**TRY IT**
In the answer, every entry must appear exactly as given.
Segment Start: MATERIAL FOR THIS EXERCISE
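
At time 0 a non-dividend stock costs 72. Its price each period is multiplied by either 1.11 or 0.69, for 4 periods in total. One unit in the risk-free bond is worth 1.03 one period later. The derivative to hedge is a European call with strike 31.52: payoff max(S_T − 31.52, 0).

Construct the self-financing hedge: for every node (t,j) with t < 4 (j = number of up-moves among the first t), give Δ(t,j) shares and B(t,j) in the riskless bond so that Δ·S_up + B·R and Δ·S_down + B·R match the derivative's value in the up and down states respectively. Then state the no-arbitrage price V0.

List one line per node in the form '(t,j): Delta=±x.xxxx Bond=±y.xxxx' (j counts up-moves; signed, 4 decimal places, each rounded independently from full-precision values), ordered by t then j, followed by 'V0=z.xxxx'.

(0,0): Delta=0.9839 Bond=-26.7221
(1,0): Delta=0.9104 Bond=-23.8713
(1,1): Delta=0.9946 Bond=-28.3832
(2,0): Delta=0.5850 Bond=-13.4327
(2,1): Delta=0.9580 Bond=-27.2121
(2,2): Delta=1.0000 Bond=-29.7106
(3,0): Delta=0.0000 Bond=0.0000
(3,1): Delta=0.6705 Bond=-17.0911
(3,2): Delta=1.0000 Bond=-30.6019
(3,3): Delta=1.0000 Bond=-30.6019
V0=44.1174

The replicating-portfolio and risk-neutral prices coincide; use p* = (1.03−0.69)/(1.11−0.69) = 0.8095 for the latter.
At expiry t=4: V(4,0)=0.0000, V(4,1)=0.0000, V(4,2)=10.7154, V(4,3)=36.4239, V(4,4)=77.7811
Node (3,0) S=23.6526: V=(p*·0.0000+(1−p*)·0.0000)/1.03=0.0000; Δ=(0.0000−0.0000)/(26.2544−16.3203)=0.0000; B=V−Δ·S=0.0000
Node (3,1) S=38.0499: V=(p*·10.7154+(1−p*)·0.0000)/1.03=8.4217; Δ=(10.7154−0.0000)/(42.2354−26.2544)=0.6705; B=V−Δ·S=-17.0911
Node (3,2) S=61.2107: V=(p*·36.4239+(1−p*)·10.7154)/1.03=30.6088; Δ=(36.4239−10.7154)/(67.9439−42.2354)=1.0000; B=V−Δ·S=-30.6019
Node (3,3) S=98.4694: V=(p*·77.7811+(1−p*)·36.4239)/1.03=67.8675; Δ=(77.7811−36.4239)/(109.3011−67.9439)=1.0000; B=V−Δ·S=-30.6019
Node (2,0) S=34.2792: V=(p*·8.4217+(1−p*)·0.0000)/1.03=6.6190; Δ=(8.4217−0.0000)/(38.0499−23.6526)=0.5850; B=V−Δ·S=-13.4327
Node (2,1) S=55.1448: V=(p*·30.6088+(1−p*)·8.4217)/1.03=25.6143; Δ=(30.6088−8.4217)/(61.2107−38.0499)=0.9580; B=V−Δ·S=-27.2121
Node (2,2) S=88.7112: V=(p*·67.8675+(1−p*)·30.6088)/1.03=59.0006; Δ=(67.8675−30.6088)/(98.4694−61.2107)=1.0000; B=V−Δ·S=-29.7106
Node (1,0) S=49.6800: V=(p*·25.6143+(1−p*)·6.6190)/1.03=21.3554; Δ=(25.6143−6.6190)/(55.1448−34.2792)=0.9104; B=V−Δ·S=-23.8713
Node (1,1) S=79.9200: V=(p*·59.0006+(1−p*)·25.6143)/1.03=51.1080; Δ=(59.0006−25.6143)/(88.7112−55.1448)=0.9946; B=V−Δ·S=-28.3832
Node (0,0) S=72.0000: V=(p*·51.1080+(1−p*)·21.3554)/1.03=44.1174; Δ=(51.1080−21.3554)/(79.9200−49.6800)=0.9839; B=V−Δ·S=-26.7221
Check: Δ(0,0)·S0 + B(0,0) = 44.1174 = V0.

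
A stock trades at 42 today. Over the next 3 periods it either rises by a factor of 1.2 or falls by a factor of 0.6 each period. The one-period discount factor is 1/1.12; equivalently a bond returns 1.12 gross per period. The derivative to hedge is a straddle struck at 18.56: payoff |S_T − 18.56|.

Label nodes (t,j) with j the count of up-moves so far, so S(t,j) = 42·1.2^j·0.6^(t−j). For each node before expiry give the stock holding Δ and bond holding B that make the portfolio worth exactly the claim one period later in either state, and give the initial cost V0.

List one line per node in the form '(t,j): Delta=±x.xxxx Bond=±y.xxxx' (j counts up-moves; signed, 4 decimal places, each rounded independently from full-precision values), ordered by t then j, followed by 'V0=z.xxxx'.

The replicating-portfolio and risk-neutral prices coincide; use p* = (1.12−0.6)/(1.2−0.6) = 0.8667 for the latter.
Payoff layer (t=3): V(3,0)=9.4880, V(3,1)=0.4160, V(3,2)=17.7280, V(3,3)=54.0160
(2,0): S=15.1200. Δ = (V_up−V_dn)/(S_up−S_dn) = (0.4160−9.4880)/(18.1440−9.0720) = -1.0000. V = [p*·0.4160 + (1−p*)·9.4880]/1.12 = 1.4514. B = V − Δ·S = 16.5714.
(2,1): S=30.2400. Δ = (V_up−V_dn)/(S_up−S_dn) = (17.7280−0.4160)/(36.2880−18.1440) = 0.9541. V = [p*·17.7280 + (1−p*)·0.4160]/1.12 = 13.7676. B = V − Δ·S = -15.0857.
(2,2): S=60.4800. Δ = (V_up−V_dn)/(S_up−S_dn) = (54.0160−17.7280)/(72.5760−36.2880) = 1.0000. V = [p*·54.0160 + (1−p*)·17.7280]/1.12 = 43.9086. B = V − Δ·S = -16.5714.
(1,0): S=25.2000. Δ = (V_up−V_dn)/(S_up−S_dn) = (13.7676−1.4514)/(30.2400−15.1200) = 0.8146. V = [p*·13.7676 + (1−p*)·1.4514]/1.12 = 10.8263. B = V − Δ·S = -9.7007.
(1,1): S=50.4000. Δ = (V_up−V_dn)/(S_up−S_dn) = (43.9086−13.7676)/(60.4800−30.2400) = 0.9967. V = [p*·43.9086 + (1−p*)·13.7676]/1.12 = 35.6159. B = V − Δ·S = -14.6190.
(0,0): S=42.0000. Δ = (V_up−V_dn)/(S_up−S_dn) = (35.6159−10.8263)/(50.4000−25.2000) = 0.9837. V = [p*·35.6159 + (1−p*)·10.8263]/1.12 = 28.8487. B = V − Δ·S = -12.4672.
Check: Δ(0,0)·S0 + B(0,0) = 28.8487 = V0.

(0,0): Delta=0.9837 Bond=-12.4672
(1,0): Delta=0.8146 Bond=-9.7007
(1,1): Delta=0.9967 Bond=-14.6190
(2,0): Delta=-1.0000 Bond=16.5714
(2,1): Delta=0.9541 Bond=-15.0857
(2,2): Delta=1.0000 Bond=-16.5714
V0=28.8487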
Segment End: MATERIAL FOR THIS EXERCISE
**RESPONSE AREA**
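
At time 0 a non-dividend stock costs 72. Its price each period is multiplied by either 1.11 or 0.69, for 4 periods in total. One unit in the risk-free bond is worth 1.03 one period later. The derivative to hedge is a European call with strike 31.52: payoff max(S_T − 31.52, 0).

Construct the self-financing hedge: for every node (t,j) with t < 4 (j = number of up-moves among the first t), give Δ(t,j) shares and B(t,j) in the riskless bond so that Δ·S_up + B·R and Δ·S_down + B·R match the derivative's value in the up and down states respectively. Then state the no-arbitrage price V0.

List one line per node in the form '(t,j): Delta=±x.xxxx Bond=±y.xxxx' (j counts up-moves; signed, 4 decimal places, each rounded independently from full-precision values), ordered by t then j, followed by 'V0=z.xxxx'.

(0,0): Delta=0.9839 Bond=-26.7221
(1,0): Delta=0.9104 Bond=-23.8713
(1,1): Delta=0.9946 Bond=-28.3832
(2,0): Delta=0.5850 Bond=-13.4327
(2,1): Delta=0.9580 Bond=-27.2121
(2,2): Delta=1.0000 Bond=-29.7106
(3,0): Delta=0.0000 Bond=0.0000
(3,1): Delta=0.6705 Bond=-17.0911
(3,2): Delta=1.0000 Bond=-30.6019
(3,3): Delta=1.0000 Bond=-30.6019
V0=44.1174

The replicating-portfolio and risk-neutral prices coincide; use p* = (1.03−0.69)/(1.11−0.69) = 0.8095 for the latter.
At expiry t=4: V(4,0)=0.0000, V(4,1)=0.0000, V(4,2)=10.7154, V(4,3)=36.4239, V(4,4)=77.7811
Node (3,0) S=23.6526: V=(p*·0.0000+(1−p*)·0.0000)/1.03=0.0000; Δ=(0.0000−0.0000)/(26.2544−16.3203)=0.0000; B=V−Δ·S=0.0000
Node (3,1) S=38.0499: V=(p*·10.7154+(1−p*)·0.0000)/1.03=8.4217; Δ=(10.7154−0.0000)/(42.2354−26.2544)=0.6705; B=V−Δ·S=-17.0911
Node (3,2) S=61.2107: V=(p*·36.4239+(1−p*)·10.7154)/1.03=30.6088; Δ=(36.4239−10.7154)/(67.9439−42.2354)=1.0000; B=V−Δ·S=-30.6019
Node (3,3) S=98.4694: V=(p*·77.7811+(1−p*)·36.4239)/1.03=67.8675; Δ=(77.7811−36.4239)/(109.3011−67.9439)=1.0000; B=V−Δ·S=-30.6019
Node (2,0) S=34.2792: V=(p*·8.4217+(1−p*)·0.0000)/1.03=6.6190; Δ=(8.4217−0.0000)/(38.0499−23.6526)=0.5850; B=V−Δ·S=-13.4327
Node (2,1) S=55.1448: V=(p*·30.6088+(1−p*)·8.4217)/1.03=25.6143; Δ=(30.6088−8.4217)/(61.2107−38.0499)=0.9580; B=V−Δ·S=-27.2121
Node (2,2) S=88.7112: V=(p*·67.8675+(1−p*)·30.6088)/1.03=59.0006; Δ=(67.8675−30.6088)/(98.4694−61.2107)=1.0000; B=V−Δ·S=-29.7106
Node (1,0) S=49.6800: V=(p*·25.6143+(1−p*)·6.6190)/1.03=21.3554; Δ=(25.6143−6.6190)/(55.1448−34.2792)=0.9104; B=V−Δ·S=-23.8713
Node (1,1) S=79.9200: V=(p*·59.0006+(1−p*)·25.6143)/1.03=51.1080; Δ=(59.0006−25.6143)/(88.7112−55.1448)=0.9946; B=V−Δ·S=-28.3832
Node (0,0) S=72.0000: V=(p*·51.1080+(1−p*)·21.3554)/1.03=44.1174; Δ=(51.1080−21.3554)/(79.9200−49.6800)=0.9839; B=V−Δ·S=-26.7221
Check: Δ(0,0)·S0 + B(0,0) = 44.1174 = V0.

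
A stock trades at 42 today. Over the next 3 periods it either rises by a factor of 1.2 or falls by a factor of 0.6 each period. The one-period discount factor is 1/1.12; equivalently a bond returns 1.12 gross per period. The derivative to hedge is a straddle struck at 18.56: payoff |S_T − 18.56|.

Label nodes (t,j) with j the count of up-moves so far, so S(t,j) = 42·1.2^j·0.6^(t−j). For each node before expiry give the stock holding Δ and bond holding B that make the portfolio worth exactly the claim one period later in either state, and give the initial cost V0.

List one line per node in the form '(t,j): Delta=±x.xxxx Bond=±y.xxxx' (j counts up-moves; signed, 4 decimal places, each rounded independently from full-precision values), ordered by t then j, followed by 'V0=z.xxxx'.

The replicating-portfolio and risk-neutral prices coincide; use p* = (1.12−0.6)/(1.2−0.6) = 0.8667 for the latter.
Payoff layer (t=3): V(3,0)=9.4880, V(3,1)=0.4160, V(3,2)=17.7280, V(3,3)=54.0160
(2,0): S=15.1200. Δ = (V_up−V_dn)/(S_up−S_dn) = (0.4160−9.4880)/(18.1440−9.0720) = -1.0000. V = [p*·0.4160 + (1−p*)·9.4880]/1.12 = 1.4514. B = V − Δ·S = 16.5714.
(2,1): S=30.2400. Δ = (V_up−V_dn)/(S_up−S_dn) = (17.7280−0.4160)/(36.2880−18.1440) = 0.9541. V = [p*·17.7280 + (1−p*)·0.4160]/1.12 = 13.7676. B = V − Δ·S = -15.0857.
(2,2): S=60.4800. Δ = (V_up−V_dn)/(S_up−S_dn) = (54.0160−17.7280)/(72.5760−36.2880) = 1.0000. V = [p*·54.0160 + (1−p*)·17.7280]/1.12 = 43.9086. B = V − Δ·S = -16.5714.
(1,0): S=25.2000. Δ = (V_up−V_dn)/(S_up−S_dn) = (13.7676−1.4514)/(30.2400−15.1200) = 0.8146. V = [p*·13.7676 + (1−p*)·1.4514]/1.12 = 10.8263. B = V − Δ·S = -9.7007.
(1,1): S=50.4000. Δ = (V_up−V_dn)/(S_up−S_dn) = (43.9086−13.7676)/(60.4800−30.2400) = 0.9967. V = [p*·43.9086 + (1−p*)·13.7676]/1.12 = 35.6159. B = V − Δ·S = -14.6190.
(0,0): S=42.0000. Δ = (V_up−V_dn)/(S_up−S_dn) = (35.6159−10.8263)/(50.4000−25.2000) = 0.9837. V = [p*·35.6159 + (1−p*)·10.8263]/1.12 = 28.8487. B = V − Δ·S = -12.4672.
Check: Δ(0,0)·S0 + B(0,0) = 28.8487 = V0.

(0,0): Delta=0.9837 Bond=-12.4672
(1,0): Delta=0.8146 Bond=-9.7007
(1,1): Delta=0.9967 Bond=-14.6190
(2,0): Delta=-1.0000 Bond=16.5714
(2,1): Delta=0.9541 Bond=-15.0857
(2,2): Delta=1.0000 Bond=-16.5714
V0=28.8487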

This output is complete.